# ASSIGNED TASK
Look through the entries that follow and count the lines with the word "baseline". The reply is that number alone.

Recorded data
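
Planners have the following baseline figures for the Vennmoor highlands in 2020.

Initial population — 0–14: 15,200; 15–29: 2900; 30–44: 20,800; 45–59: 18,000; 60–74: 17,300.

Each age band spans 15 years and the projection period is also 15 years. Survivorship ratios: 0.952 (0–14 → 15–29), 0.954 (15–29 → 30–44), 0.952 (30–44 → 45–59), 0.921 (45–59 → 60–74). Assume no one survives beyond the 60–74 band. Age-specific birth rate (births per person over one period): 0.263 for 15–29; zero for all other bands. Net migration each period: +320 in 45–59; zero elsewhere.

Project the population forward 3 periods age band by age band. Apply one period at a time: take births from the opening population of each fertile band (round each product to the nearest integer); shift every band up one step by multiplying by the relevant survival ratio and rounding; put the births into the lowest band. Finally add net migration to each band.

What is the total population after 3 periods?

20689

Period 1.
Births: 2900 * 0.263 = 763
15–29: 15200 * 0.952 = 14470
30–44: 2900 * 0.954 = 2767
45–59: 20800 * 0.952 = 19802
60–74: 18000 * 0.921 = 16578
Net migration: 45–59 + 320 → 20122
End of period: [763, 14470, 2767, 20122, 16578]
Period 2.
Births: 14470 * 0.263 = 3806
15–29: 763 * 0.952 = 726
30–44: 14470 * 0.954 = 13804
45–59: 2767 * 0.952 = 2634
60–74: 20122 * 0.921 = 18532
Net migration: 45–59 + 320 → 2954
End of period: [3806, 726, 13804, 2954, 18532]
Period 3.
Births: 726 * 0.263 = 191
15–29: 3806 * 0.952 = 3623
30–44: 726 * 0.954 = 693
45–59: 13804 * 0.952 = 13141
60–74: 2954 * 0.921 = 2721
Net migration: 45–59 + 320 → 13461
End of period: [191, 3623, 693, 13461, 2721]
Total after period 3: 191 + 3623 + 693 + 13461 + 2721 = 20689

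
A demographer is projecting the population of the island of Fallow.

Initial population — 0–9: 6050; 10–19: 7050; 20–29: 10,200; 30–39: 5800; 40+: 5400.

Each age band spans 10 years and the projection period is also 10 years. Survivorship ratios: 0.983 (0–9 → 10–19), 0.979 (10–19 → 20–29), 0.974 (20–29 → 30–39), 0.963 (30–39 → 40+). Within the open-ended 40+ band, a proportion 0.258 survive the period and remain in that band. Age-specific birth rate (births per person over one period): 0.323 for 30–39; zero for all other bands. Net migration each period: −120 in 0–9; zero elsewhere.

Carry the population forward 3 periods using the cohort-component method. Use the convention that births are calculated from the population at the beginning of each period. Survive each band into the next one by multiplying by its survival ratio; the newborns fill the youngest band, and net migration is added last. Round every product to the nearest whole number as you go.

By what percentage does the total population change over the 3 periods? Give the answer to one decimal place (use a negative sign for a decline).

-36.7

Call the bands 1 to 5, youngest first.
— Period 1 —
Births: 5800 * 0.323 = 1873
Band 2: 6050 * 0.983 = 5947
Band 3: 7050 * 0.979 = 6902
Band 4: 10200 * 0.974 = 9935
Band 5: 5800 * 0.963 + 5400 * 0.258 = 5585 + 1393 = 6978
Net migration: Band 1 − 120 → 1753
→ [1753, 5947, 6902, 9935, 6978]
— Period 2 —
Births: 9935 * 0.323 = 3209
Band 2: 1753 * 0.983 = 1723
Band 3: 5947 * 0.979 = 5822
Band 4: 6902 * 0.974 = 6723
Band 5: 9935 * 0.963 + 6978 * 0.258 = 9567 + 1800 = 11367
Net migration: Band 1 − 120 → 3089
→ [3089, 1723, 5822, 6723, 11367]
— Period 3 —
Births: 6723 * 0.323 = 2172
Band 2: 3089 * 0.983 = 3036
Band 3: 1723 * 0.979 = 1687
Band 4: 5822 * 0.974 = 5671
Band 5: 6723 * 0.963 + 11367 * 0.258 = 6474 + 2933 = 9407
Net migration: Band 1 − 120 → 2052
→ [2052, 3036, 1687, 5671, 9407]
Total: 34500 → 21853; change = -12647; percentage change = -36.7%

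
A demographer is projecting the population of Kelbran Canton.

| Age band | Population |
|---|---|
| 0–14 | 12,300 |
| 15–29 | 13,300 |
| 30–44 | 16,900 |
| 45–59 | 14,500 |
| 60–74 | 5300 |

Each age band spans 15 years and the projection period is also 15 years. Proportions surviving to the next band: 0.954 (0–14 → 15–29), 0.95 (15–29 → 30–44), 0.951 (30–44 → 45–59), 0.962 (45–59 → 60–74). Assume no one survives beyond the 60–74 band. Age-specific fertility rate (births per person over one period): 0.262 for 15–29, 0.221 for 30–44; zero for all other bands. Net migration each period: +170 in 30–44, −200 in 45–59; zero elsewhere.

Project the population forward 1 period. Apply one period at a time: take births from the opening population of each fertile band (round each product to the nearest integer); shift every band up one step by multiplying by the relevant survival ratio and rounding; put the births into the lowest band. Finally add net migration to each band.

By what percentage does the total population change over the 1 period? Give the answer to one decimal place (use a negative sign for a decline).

Period 1.
Births: 13300 * 0.262 = 3485, 16900 * 0.221 = 3735 → 7220
15–29: 12300 * 0.954 = 11734
30–44: 13300 * 0.95 = 12635
45–59: 16900 * 0.951 = 16072
60–74: 14500 * 0.962 = 13949
Net migration: 30–44 + 170 → 12805; 45–59 − 200 → 15872
End of period: [7220, 11734, 12805, 15872, 13949]
Total: 62300 → 61580; change = -720; percentage change = -1.2%

-1.2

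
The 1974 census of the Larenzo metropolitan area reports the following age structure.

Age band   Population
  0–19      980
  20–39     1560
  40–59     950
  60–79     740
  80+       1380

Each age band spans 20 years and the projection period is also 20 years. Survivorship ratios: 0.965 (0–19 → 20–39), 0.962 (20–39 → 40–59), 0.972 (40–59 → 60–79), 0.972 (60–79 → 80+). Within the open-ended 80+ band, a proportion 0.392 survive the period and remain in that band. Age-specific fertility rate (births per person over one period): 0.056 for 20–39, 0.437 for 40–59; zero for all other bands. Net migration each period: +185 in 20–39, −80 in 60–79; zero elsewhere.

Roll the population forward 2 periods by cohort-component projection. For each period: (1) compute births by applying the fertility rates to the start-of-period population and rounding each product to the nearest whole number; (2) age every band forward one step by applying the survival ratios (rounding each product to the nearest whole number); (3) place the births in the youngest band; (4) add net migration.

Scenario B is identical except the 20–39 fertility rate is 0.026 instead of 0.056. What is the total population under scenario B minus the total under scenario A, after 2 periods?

-78

— Period 1 —
Births: 1560 * 0.056 = 87  |  950 * 0.437 = 415 — total 502
20–39: 980 * 0.965 = 946
40–59: 1560 * 0.962 = 1501
60–79: 950 * 0.972 = 923
80+: 740 * 0.972 + 1380 * 0.392 = 719 + 541 = 1260
Net migration: 20–39 + 185 → 1131; 60–79 − 80 → 843
→ [502, 1131, 1501, 843, 1260]
— Period 2 —
Births: 1131 * 0.056 = 63  |  1501 * 0.437 = 656 — total 719
20–39: 502 * 0.965 = 484
40–59: 1131 * 0.962 = 1088
60–79: 1501 * 0.972 = 1459
80+: 843 * 0.972 + 1260 * 0.392 = 819 + 494 = 1313
Net migration: 20–39 + 185 → 669; 60–79 − 80 → 1379
→ [719, 669, 1088, 1379, 1313]
Scenario A total after 2 periods: 5168
Scenario B projection —
— Period 1 —
Births: 1560 * 0.026 = 41  |  950 * 0.437 = 415 — total 456
20–39: 980 * 0.965 = 946
40–59: 1560 * 0.962 = 1501
60–79: 950 * 0.972 = 923
80+: 740 * 0.972 + 1380 * 0.392 = 719 + 541 = 1260
Net migration: 20–39 + 185 → 1131; 60–79 − 80 → 843
→ [456, 1131, 1501, 843, 1260]
— Period 2 —
Births: 1131 * 0.026 = 29  |  1501 * 0.437 = 656 — total 685
20–39: 456 * 0.965 = 440
40–59: 1131 * 0.962 = 1088
60–79: 1501 * 0.972 = 1459
80+: 843 * 0.972 + 1260 * 0.392 = 819 + 494 = 1313
Net migration: 20–39 + 185 → 625; 60–79 − 80 → 1379
→ [685, 625, 1088, 1379, 1313]
Scenario B total after 2 periods: 5090
Difference B − A = 5090 − 5168 = -78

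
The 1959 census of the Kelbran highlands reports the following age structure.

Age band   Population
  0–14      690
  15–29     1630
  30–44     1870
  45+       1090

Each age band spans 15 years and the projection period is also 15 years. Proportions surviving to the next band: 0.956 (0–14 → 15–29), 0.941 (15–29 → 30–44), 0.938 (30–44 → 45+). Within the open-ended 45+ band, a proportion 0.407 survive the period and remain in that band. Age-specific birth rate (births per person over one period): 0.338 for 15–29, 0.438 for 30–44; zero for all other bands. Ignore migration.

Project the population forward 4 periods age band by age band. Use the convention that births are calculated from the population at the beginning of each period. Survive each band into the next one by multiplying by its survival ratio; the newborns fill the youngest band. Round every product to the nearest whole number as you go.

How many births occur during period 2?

895

Numbering the groups 1..4 from youngest to oldest:
[period 1]
Births: 1630 * 0.338 = 551  |  1870 * 0.438 = 819 ⇒ total 1370
Group 2: 690 * 0.956 = 660
Group 3: 1630 * 0.941 = 1534
Group 4: 1870 * 0.938 + 1090 * 0.407 = 1754 + 444 = 2198
→ [1370, 660, 1534, 2198]
[period 2]
Births: 660 * 0.338 = 223  |  1534 * 0.438 = 672 ⇒ total 895
Group 2: 1370 * 0.956 = 1310
Group 3: 660 * 0.941 = 621
Group 4: 1534 * 0.938 + 2198 * 0.407 = 1439 + 895 = 2334
→ [895, 1310, 621, 2334]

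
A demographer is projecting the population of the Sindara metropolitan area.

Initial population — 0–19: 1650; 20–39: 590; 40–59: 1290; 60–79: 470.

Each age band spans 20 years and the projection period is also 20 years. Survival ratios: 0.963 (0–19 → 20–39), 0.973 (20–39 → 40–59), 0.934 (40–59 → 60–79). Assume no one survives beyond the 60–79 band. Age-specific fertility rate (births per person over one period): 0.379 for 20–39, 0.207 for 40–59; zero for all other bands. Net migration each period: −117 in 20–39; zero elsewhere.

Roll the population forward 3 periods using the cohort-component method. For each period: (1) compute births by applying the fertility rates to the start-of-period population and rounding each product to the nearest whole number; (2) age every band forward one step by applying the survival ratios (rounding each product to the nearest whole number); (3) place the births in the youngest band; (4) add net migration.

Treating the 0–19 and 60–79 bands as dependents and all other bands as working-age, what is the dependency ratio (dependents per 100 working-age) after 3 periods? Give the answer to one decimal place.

200.7

Call the groups 1 to 4, youngest first.
Period 1:
Births: 590 × 0.379 = 224, 1290 × 0.207 = 267 — total 491
Group 2: 1650 × 0.963 = 1589
Group 3: 590 × 0.973 = 574
Group 4: 1290 × 0.934 = 1205
Net migration: Group 2 − 117 → 1472
Population now: 0–19=491, 20–39=1472, 40–59=574, 60–79=1205
Period 2:
Births: 1472 × 0.379 = 558, 574 × 0.207 = 119 — total 677
Group 2: 491 × 0.963 = 473
Group 3: 1472 × 0.973 = 1432
Group 4: 574 × 0.934 = 536
Net migration: Group 2 − 117 → 356
Population now: 0–19=677, 20–39=356, 40–59=1432, 60–79=536
Period 3:
Births: 356 × 0.379 = 135, 1432 × 0.207 = 296 — total 431
Group 2: 677 × 0.963 = 652
Group 3: 356 × 0.973 = 346
Group 4: 1432 × 0.934 = 1337
Net migration: Group 2 − 117 → 535
Population now: 0–19=431, 20–39=535, 40–59=346, 60–79=1337
Dependents (band 0–19 + band 60–79) = 431 + 1337 = 1768; working-age = 881; ratio = 1768/881 × 100 = 200.7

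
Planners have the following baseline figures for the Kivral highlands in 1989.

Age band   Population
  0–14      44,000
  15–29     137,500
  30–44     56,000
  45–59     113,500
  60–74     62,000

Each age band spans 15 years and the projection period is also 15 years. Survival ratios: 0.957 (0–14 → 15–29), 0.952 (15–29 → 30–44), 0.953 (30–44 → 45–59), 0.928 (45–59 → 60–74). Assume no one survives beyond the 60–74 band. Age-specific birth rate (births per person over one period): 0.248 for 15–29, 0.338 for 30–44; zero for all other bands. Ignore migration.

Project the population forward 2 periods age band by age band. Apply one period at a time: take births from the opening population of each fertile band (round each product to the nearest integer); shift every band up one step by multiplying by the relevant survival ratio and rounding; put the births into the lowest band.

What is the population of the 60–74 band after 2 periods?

[period 1]
Births: 137500 × 0.248 = 34100, 56000 × 0.338 = 18928 — total 53028
15–29: 44000 × 0.957 = 42108
30–44: 137500 × 0.952 = 130900
45–59: 56000 × 0.953 = 53368
60–74: 113500 × 0.928 = 105328
Giving 53028 / 42108 / 130900 / 53368 / 105328.
[period 2]
Births: 42108 × 0.248 = 10443, 130900 × 0.338 = 44244 — total 54687
15–29: 53028 × 0.957 = 50748
30–44: 42108 × 0.952 = 40087
45–59: 130900 × 0.953 = 124748
60–74: 53368 × 0.928 = 49526
Giving 54687 / 50748 / 40087 / 124748 / 49526.

49526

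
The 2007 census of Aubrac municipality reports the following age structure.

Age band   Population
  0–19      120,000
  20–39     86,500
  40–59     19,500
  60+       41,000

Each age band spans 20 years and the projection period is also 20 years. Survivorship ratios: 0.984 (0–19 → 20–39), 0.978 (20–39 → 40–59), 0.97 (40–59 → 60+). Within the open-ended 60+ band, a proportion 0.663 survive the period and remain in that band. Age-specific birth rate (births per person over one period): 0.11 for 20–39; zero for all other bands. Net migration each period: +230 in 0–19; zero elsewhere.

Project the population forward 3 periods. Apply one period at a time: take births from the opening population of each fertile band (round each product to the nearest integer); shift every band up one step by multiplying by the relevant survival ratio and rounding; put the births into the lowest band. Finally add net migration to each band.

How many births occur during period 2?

(Bands numbered youngest = 1 to oldest = 4.)
Period 1.
Births: 86500 × 0.11 = 9515
Band 2: 120000 × 0.984 = 118080
Band 3: 86500 × 0.978 = 84597
Band 4: 19500 × 0.97 + 41000 × 0.663 = 18915 + 27183 = 46098
Net migration: Band 1 + 230 → 9745
Giving 9745 / 118080 / 84597 / 46098.
Period 2.
Births: 118080 × 0.11 = 12989
Band 2: 9745 × 0.984 = 9589
Band 3: 118080 × 0.978 = 115482
Band 4: 84597 × 0.97 + 46098 × 0.663 = 82059 + 30563 = 112622
Net migration: Band 1 + 230 → 13219
Giving 13219 / 9589 / 115482 / 112622.

12989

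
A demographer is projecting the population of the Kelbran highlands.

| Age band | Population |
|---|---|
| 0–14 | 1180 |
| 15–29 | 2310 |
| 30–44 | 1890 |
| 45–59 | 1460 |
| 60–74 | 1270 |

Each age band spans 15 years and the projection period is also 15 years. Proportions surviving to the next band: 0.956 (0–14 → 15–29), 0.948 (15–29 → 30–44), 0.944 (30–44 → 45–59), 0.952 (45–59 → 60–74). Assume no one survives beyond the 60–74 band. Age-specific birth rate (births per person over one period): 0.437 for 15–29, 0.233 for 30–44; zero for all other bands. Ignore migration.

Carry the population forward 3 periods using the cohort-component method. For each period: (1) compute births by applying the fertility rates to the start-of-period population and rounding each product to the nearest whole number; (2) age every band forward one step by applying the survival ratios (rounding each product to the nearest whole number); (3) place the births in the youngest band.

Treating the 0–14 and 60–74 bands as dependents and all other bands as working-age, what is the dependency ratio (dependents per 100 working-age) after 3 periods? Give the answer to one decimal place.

Period 1.
Births: 2310 × 0.437 = 1009  |  1890 × 0.233 = 440 — total 1449
15–29: 1180 × 0.956 = 1128
30–44: 2310 × 0.948 = 2190
45–59: 1890 × 0.944 = 1784
60–74: 1460 × 0.952 = 1390
Population now: 0–14=1449, 15–29=1128, 30–44=2190, 45–59=1784, 60–74=1390
Period 2.
Births: 1128 × 0.437 = 493  |  2190 × 0.233 = 510 — total 1003
15–29: 1449 × 0.956 = 1385
30–44: 1128 × 0.948 = 1069
45–59: 2190 × 0.944 = 2067
60–74: 1784 × 0.952 = 1698
Population now: 0–14=1003, 15–29=1385, 30–44=1069, 45–59=2067, 60–74=1698
Period 3.
Births: 1385 × 0.437 = 605  |  1069 × 0.233 = 249 — total 854
15–29: 1003 × 0.956 = 959
30–44: 1385 × 0.948 = 1313
45–59: 1069 × 0.944 = 1009
60–74: 2067 × 0.952 = 1968
Population now: 0–14=854, 15–29=959, 30–44=1313, 45–59=1009, 60–74=1968
Dependents (band 0–14 + band 60–74) = 854 + 1968 = 2822; working-age = 3281; ratio = 2822/3281 × 100 = 86.0

86.0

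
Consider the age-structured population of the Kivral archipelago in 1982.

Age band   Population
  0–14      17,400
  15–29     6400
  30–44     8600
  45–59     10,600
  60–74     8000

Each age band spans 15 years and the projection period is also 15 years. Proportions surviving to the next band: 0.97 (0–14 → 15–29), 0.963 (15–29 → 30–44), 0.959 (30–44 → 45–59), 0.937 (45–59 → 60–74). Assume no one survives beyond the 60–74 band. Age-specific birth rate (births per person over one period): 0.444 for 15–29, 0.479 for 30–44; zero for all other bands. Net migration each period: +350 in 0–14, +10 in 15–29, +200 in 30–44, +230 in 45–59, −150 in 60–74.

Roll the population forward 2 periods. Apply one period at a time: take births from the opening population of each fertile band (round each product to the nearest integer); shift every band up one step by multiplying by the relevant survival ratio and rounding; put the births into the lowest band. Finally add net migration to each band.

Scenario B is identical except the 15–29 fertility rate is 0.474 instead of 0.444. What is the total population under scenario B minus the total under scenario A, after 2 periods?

Period 1:
Births: 6400 * 0.444 = 2842  |  8600 * 0.479 = 4119 → 6961
15–29: 17400 * 0.97 = 16878
30–44: 6400 * 0.963 = 6163
45–59: 8600 * 0.959 = 8247
60–74: 10600 * 0.937 = 9932
Net migration: 0–14 + 350 → 7311; 15–29 + 10 → 16888; 30–44 + 200 → 6363; 45–59 + 230 → 8477; 60–74 − 150 → 9782
Population now: 0–14=7311, 15–29=16888, 30–44=6363, 45–59=8477, 60–74=9782
Period 2:
Births: 16888 * 0.444 = 7498  |  6363 * 0.479 = 3048 → 10546
15–29: 7311 * 0.97 = 7092
30–44: 16888 * 0.963 = 16263
45–59: 6363 * 0.959 = 6102
60–74: 8477 * 0.937 = 7943
Net migration: 0–14 + 350 → 10896; 15–29 + 10 → 7102; 30–44 + 200 → 16463; 45–59 + 230 → 6332; 60–74 − 150 → 7793
Population now: 0–14=10896, 15–29=7102, 30–44=16463, 45–59=6332, 60–74=7793
Scenario A total after 2 periods: 48586
Scenario B projection —
Period 1:
Births: 6400 * 0.474 = 3034  |  8600 * 0.479 = 4119 → 7153
15–29: 17400 * 0.97 = 16878
30–44: 6400 * 0.963 = 6163
45–59: 8600 * 0.959 = 8247
60–74: 10600 * 0.937 = 9932
Net migration: 0–14 + 350 → 7503; 15–29 + 10 → 16888; 30–44 + 200 → 6363; 45–59 + 230 → 8477; 60–74 − 150 → 9782
Population now: 0–14=7503, 15–29=16888, 30–44=6363, 45–59=8477, 60–74=9782
Period 2:
Births: 16888 * 0.474 = 8005  |  6363 * 0.479 = 3048 → 11053
15–29: 7503 * 0.97 = 7278
30–44: 16888 * 0.963 = 16263
45–59: 6363 * 0.959 = 6102
60–74: 8477 * 0.937 = 7943
Net migration: 0–14 + 350 → 11403; 15–29 + 10 → 7288; 30–44 + 200 → 16463; 45–59 + 230 → 6332; 60–74 − 150 → 7793
Population now: 0–14=11403, 15–29=7288, 30–44=16463, 45–59=6332, 60–74=7793
Scenario B total after 2 periods: 49279
Difference B − A = 49279 − 48586 = 693

693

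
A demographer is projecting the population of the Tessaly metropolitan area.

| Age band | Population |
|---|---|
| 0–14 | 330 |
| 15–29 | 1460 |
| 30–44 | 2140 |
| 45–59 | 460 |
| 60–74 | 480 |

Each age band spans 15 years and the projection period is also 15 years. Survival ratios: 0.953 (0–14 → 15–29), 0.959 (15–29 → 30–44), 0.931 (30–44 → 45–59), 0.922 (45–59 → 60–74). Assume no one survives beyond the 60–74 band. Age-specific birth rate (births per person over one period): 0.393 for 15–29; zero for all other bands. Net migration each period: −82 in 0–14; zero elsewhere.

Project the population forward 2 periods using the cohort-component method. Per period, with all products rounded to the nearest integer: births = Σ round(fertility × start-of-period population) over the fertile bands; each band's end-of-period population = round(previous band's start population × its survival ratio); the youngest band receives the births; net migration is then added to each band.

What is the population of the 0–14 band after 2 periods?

(Groups numbered youngest = 1 to oldest = 5.)
[period 1]
Births: 1460 × 0.393 = 574
Group 2: 330 × 0.953 = 314
Group 3: 1460 × 0.959 = 1400
Group 4: 2140 × 0.931 = 1992
Group 5: 460 × 0.922 = 424
Net migration: Group 1 − 82 → 492
→ [492, 314, 1400, 1992, 424]
[period 2]
Births: 314 × 0.393 = 123
Group 2: 492 × 0.953 = 469
Group 3: 314 × 0.959 = 301
Group 4: 1400 × 0.931 = 1303
Group 5: 1992 × 0.922 = 1837
Net migration: Group 1 − 82 → 41
→ [41, 469, 301, 1303, 1837]

41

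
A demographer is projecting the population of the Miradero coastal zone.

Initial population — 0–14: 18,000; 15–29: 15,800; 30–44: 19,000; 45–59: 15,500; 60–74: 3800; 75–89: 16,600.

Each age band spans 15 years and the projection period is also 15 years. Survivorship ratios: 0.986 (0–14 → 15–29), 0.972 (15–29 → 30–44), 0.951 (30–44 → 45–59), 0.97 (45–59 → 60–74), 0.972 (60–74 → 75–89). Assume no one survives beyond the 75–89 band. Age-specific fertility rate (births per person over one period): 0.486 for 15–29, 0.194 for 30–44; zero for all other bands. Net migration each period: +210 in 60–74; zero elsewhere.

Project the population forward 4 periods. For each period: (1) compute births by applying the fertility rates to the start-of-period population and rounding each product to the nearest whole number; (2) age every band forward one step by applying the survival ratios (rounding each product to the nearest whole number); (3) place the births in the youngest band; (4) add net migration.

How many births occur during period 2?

Let group 1 be 0–14 through group 6 = 75–89.
Period 1:
Births: 15800 × 0.486 = 7679 ; 19000 × 0.194 = 3686 → 11365
Group 2: 18000 × 0.986 = 17748
Group 3: 15800 × 0.972 = 15358
Group 4: 19000 × 0.951 = 18069
Group 5: 15500 × 0.97 = 15035
Group 6: 3800 × 0.972 = 3694
Net migration: Group 5 + 210 → 15245
→ [11365, 17748, 15358, 18069, 15245, 3694]
Period 2:
Births: 17748 × 0.486 = 8626 ; 15358 × 0.194 = 2979 → 11605
Group 2: 11365 × 0.986 = 11206
Group 3: 17748 × 0.972 = 17251
Group 4: 15358 × 0.951 = 14605
Group 5: 18069 × 0.97 = 17527
Group 6: 15245 × 0.972 = 14818
Net migration: Group 5 + 210 → 17737
→ [11605, 11206, 17251, 14605, 17737, 14818]

11605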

# RESPONSE BOX
2